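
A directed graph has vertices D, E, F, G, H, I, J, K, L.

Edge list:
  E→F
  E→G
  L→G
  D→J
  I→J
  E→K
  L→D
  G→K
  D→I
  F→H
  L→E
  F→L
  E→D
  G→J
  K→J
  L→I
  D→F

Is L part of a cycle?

Yes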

────────────────────

Each line in the material above should be repeated exactly.

Response:
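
A directed graph has vertices D, E, F, G, H, I, J, K, L.

Edge list:
  E→F
  E→G
  L→G
  D→J
  I→J
  E→K
  L→D
  G→K
  D→I
  F→H
  L→E
  F→L
  E→D
  G→J
  K→J
  L→I
  D→F

Is L part of a cycle?

Yes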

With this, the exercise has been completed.